● **Task to carry out**
Which lines of the entries contain the word "OpenSCAD"? Please list them.
╭──
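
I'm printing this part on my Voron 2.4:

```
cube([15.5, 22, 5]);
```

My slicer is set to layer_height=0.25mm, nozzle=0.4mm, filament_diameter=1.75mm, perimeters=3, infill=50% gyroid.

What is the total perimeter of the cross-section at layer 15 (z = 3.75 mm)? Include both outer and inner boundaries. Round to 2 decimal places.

75.00 mm

At z = 3.75 mm: the cube is present — its section is the full 15.5×22 rectangle (perimeter 75.00 mm). Overall, the cross-section is a single solid region. Total boundary length (outer) = 75.00 mm.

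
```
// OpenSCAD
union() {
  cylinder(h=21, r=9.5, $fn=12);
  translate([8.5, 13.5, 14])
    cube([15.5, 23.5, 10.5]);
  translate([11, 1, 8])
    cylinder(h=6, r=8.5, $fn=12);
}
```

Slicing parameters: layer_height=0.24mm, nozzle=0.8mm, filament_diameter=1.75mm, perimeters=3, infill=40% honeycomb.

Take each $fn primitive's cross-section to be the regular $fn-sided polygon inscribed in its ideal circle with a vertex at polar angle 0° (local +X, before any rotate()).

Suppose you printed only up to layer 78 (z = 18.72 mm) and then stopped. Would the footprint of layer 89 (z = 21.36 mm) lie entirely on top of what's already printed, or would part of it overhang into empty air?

entirely on top

Compare the two slices. At z = 18.72: the cylinder: section is a regular 12-gon, circumradius r=9.5 (area = (12/2)·9.500²·sin(360°/12) = 270.75 mm²); the 15.5×23.5 cube at (8.5, 13.5) contributes its full rectangle (area 364.25 mm²); the cylinder at (11, 1) is not intersected at this z (z outside [8, 14]); Combining (union): the 2 present regions are separate (no shared area or edge), so areas and boundary lengths simply add and each stays a separate island — area = 635.00 mm². At z = 21.36: the cylinder is not intersected at this z (z outside [0, 21]); the 15.5×23.5 cube at (8.5, 13.5) contributes its full rectangle (area 364.25 mm²); the cylinder at (11, 1) is absent (z outside [8, 14]); Taking the union: only the 15.5×23.5 cube at (8.5, 13.5) is present, so the union is just that shape — area = 364.25 mm². Checking containment: the cross-section at z = 21.36 is a subset of the cross-section at z = 18.72.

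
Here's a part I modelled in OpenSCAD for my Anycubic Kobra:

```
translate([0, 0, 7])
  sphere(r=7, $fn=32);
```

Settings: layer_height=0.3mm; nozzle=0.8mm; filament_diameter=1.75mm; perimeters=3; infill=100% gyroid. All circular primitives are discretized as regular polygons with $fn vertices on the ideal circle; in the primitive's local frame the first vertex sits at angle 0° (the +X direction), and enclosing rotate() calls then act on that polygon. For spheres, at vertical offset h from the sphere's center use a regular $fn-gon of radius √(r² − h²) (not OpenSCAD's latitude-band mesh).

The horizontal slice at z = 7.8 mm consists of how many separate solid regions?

At z = 7.8 mm: the r=7 sphere contributes a regular 32-gon of circumradius √(7²−0.8²) = 6.954. The result has 1 disconnected region.

1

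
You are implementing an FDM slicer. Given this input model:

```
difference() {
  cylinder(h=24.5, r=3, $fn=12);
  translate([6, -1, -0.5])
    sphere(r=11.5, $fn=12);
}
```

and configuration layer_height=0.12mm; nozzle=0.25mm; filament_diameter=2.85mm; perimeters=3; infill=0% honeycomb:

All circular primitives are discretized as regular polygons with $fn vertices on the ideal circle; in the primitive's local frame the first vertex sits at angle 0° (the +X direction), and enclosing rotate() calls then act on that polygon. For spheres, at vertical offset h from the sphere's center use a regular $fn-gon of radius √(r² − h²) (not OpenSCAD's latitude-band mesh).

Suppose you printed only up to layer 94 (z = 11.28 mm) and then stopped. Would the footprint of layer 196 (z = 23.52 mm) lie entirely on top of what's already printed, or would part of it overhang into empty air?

entirely on top

Compare the two slices. At z = 11.28: the r=3 cylinder gives a regular 12-gon of circumradius 3 (constant along its height) (area = (12/2)·3.000²·sin(360°/12) = 27.00 mm²); the sphere at (6, -1) is not intersected at this z (|z−center|=11.780 > r=11.5); Taking the first minus the rest: none of the subtracted shapes is present at this height, so the r=3 cylinder is unchanged — area = 27.00 mm². At z = 23.52: the r=3 cylinder gives a regular 12-gon of circumradius 3 (constant along its height) (area = (12/2)·3.000²·sin(360°/12) = 27.00 mm²); the sphere at (6, -1) does not reach this height (|z−center|=24.020 > r=11.5); After the difference (first − rest): none of the subtracted shapes is present at this height, so the r=3 cylinder is unchanged — area = 27.00 mm². Checking containment: the cross-section at z = 23.52 is a subset of the cross-section at z = 11.28.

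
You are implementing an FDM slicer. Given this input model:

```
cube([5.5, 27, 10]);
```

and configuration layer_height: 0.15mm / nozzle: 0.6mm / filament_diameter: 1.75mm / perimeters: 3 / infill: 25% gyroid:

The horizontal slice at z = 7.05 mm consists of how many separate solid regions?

1

At z = 7.05 mm: the cube (footprint 5.5×27) is included at this height. The result has 1 disconnected region.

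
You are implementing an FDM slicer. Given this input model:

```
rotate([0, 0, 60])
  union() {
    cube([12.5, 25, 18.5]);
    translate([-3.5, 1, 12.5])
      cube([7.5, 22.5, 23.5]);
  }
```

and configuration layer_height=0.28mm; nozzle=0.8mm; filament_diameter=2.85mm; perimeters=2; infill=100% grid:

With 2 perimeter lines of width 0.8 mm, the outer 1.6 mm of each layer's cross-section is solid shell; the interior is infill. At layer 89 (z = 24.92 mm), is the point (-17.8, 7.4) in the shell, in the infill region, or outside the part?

shell

At z = 24.92 mm: the cube is not intersected at this z (z outside [0, 18.5]); the cube at (-3.5, 1) (footprint 7.5×22.5) is included at this height; Merging all regions: only the 7.5×22.5 cube at (-3.5, 1) is present, so the union is just that shape — 1 connected region; (rotated 60° about Z; rotation is an isometry so areas/perimeters/island counts are preserved). Overall, the cross-section is a single solid region. Undo the 60° rotation: the query point maps to (-2.491, 19.115) in the un-rotated model frame. The nearest boundary edge runs (-3.50, 23.50)→(-3.50, 1.00); distance from the point to it = 1.01 mm. The point is inside the cross-section, 1.01 mm from the nearest boundary — within the 1.6 mm shell band (2 × 0.8).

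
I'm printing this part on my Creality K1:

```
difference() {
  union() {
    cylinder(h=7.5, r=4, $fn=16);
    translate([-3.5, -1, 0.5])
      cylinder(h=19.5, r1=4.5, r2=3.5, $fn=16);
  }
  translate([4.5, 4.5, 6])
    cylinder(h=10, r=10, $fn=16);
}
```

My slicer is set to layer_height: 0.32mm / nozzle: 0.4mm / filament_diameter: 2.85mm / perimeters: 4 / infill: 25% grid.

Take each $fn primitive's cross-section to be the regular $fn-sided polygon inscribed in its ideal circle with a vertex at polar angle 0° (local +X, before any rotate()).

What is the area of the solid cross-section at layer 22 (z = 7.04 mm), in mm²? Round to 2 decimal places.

At z = 7.04 mm: the cylinder: section is a regular 16-gon, circumradius r=4 (area = (16/2)·4.000²·sin(360°/16) = 48.98 mm²); the cone at (-3.5, -1): at t=0.335 of its height the radius interpolates to r₁+(r₂−r₁)t = 4.165, giving a regular 16-gon of that circumradius (area = (16/2)·4.165²·sin(360°/16) = 53.10 mm²); Merging all regions: the regions partially overlap — summed areas 102.08 mm² minus the doubly-counted overlap 22.70 mm² gives 79.38 mm² — area = 79.38 mm²; the r=10 cylinder at (4.5, 4.5) contributes a regular 16-gon of circumradius 10 (area = (16/2)·10.000²·sin(360°/16) = 306.15 mm²); Subtracting the remaining from the first: starting from the result so far (79.38 mm²), the r=10 cylinder at (4.5, 4.5) partially overlaps it — only the 51.76 mm² overlap (of its 306.15 mm²) is removed, clipping the outline — area = 27.62 mm². Overall, the cross-section is a single solid region. Net area = 27.62 mm².

27.62 mm²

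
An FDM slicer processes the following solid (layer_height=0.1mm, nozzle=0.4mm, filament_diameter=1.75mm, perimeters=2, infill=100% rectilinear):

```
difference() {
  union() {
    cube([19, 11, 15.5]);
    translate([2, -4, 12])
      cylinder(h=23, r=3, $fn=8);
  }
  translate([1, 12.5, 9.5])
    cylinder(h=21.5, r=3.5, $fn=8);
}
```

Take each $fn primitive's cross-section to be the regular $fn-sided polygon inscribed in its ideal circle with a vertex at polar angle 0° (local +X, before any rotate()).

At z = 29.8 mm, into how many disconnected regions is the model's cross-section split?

1

At z = 29.8 mm: the cube does not reach this height (z outside [0, 15.5]); the r=3 cylinder at (2, -4) contributes a regular 8-gon of circumradius 3; Combining (union): only the r=3 cylinder at (2, -4) is present, so the union is just that shape — 1 connected region; the r=3.5 cylinder at (1, 12.5) contributes a regular 8-gon of circumradius 3.5; After the difference (first − rest): starting from that combined region, the r=3.5 cylinder at (1, 12.5) misses the remaining region (no effect) — 1 connected region. The result has 1 disconnected region.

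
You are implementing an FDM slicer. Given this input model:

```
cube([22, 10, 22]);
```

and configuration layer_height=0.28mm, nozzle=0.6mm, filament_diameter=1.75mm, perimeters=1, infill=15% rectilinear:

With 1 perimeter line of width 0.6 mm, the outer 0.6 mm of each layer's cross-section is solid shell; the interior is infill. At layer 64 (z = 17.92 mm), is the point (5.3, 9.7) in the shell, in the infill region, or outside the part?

At z = 17.92 mm: the cube (footprint 22×10) is included at this height. Overall, the cross-section is a single solid region. The nearest boundary edge runs (22.00, 10.00)→(0.00, 10.00); distance from the point to it = 0.30 mm. The point is inside the cross-section, 0.30 mm from the nearest boundary — within the 0.6 mm shell band (1 × 0.6).

shell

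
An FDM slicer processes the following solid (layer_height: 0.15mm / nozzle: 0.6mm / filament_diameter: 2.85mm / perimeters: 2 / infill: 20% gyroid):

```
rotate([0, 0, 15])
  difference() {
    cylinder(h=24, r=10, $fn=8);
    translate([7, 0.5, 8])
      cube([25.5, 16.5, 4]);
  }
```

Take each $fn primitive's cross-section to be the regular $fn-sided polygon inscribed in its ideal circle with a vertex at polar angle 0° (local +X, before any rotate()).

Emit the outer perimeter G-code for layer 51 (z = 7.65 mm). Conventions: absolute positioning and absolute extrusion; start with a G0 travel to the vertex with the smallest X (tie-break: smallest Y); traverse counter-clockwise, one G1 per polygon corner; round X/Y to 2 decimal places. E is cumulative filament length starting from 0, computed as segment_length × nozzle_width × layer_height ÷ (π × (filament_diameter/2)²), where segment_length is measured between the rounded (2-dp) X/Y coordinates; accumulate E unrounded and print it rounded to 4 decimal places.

G0 X-9.66 Y-2.59 Z7.65
G1 X-5.00 Y-8.66 E0.1080
G1 X2.59 Y-9.66 E0.2160
G1 X8.66 Y-5.00 E0.3239
G1 X9.66 Y2.59 E0.4319
G1 X5.00 Y8.66 E0.5399
G1 X-2.59 Y9.66 E0.6479
G1 X-8.66 Y5.00 E0.7559
G1 X-9.66 Y-2.59 E0.8639

At z = 7.65 mm: the cylinder: section is a regular 8-gon, circumradius r=10; the cube at (7, 0.5) is absent (z outside [8, 12]); Taking the first minus the rest: none of the subtracted shapes is present at this height, so the r=10 cylinder is unchanged — 1 connected region; (whole slice rotated 15° about Z — lengths, areas and connectivity unchanged). The outline is a single polygon with 8 vertices. Extrusion per mm of travel: 0.6 × 0.15 / (π × 1.425²) = 0.014108. Accumulating E over each segment gives final E = 0.8639.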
╰──
● **Result below**
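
// OpenSCAD
Here's a part I modelled in OpenSCAD for my Anycubic Kobra:
Settings: layer_height=0.3mm; nozzle=0.8mm; filament_diameter=1.75mm; perimeters=3; infill=100% gyroid. All circular primitives are discretized as regular polygons with $fn vertices on the ideal circle; in the primitive's local frame the first vertex sits at angle 0° (the +X direction), and enclosing rotate() calls then act on that polygon. For spheres, at vertical offset h from the sphere's center use a regular $fn-gon of radius √(r² − h²) (not OpenSCAD's latitude-band mesh).
All circular primitives are discretized as regular polygons with $fn vertices on the ideal circle; in the primitive's local frame the first vertex sits at angle 0° (the +X direction), and enclosing rotate() calls then act on that polygon. For spheres, at vertical offset h from the sphere's center use a regular $fn-gon of radius √(r² − h²) (not OpenSCAD's latitude-band mesh).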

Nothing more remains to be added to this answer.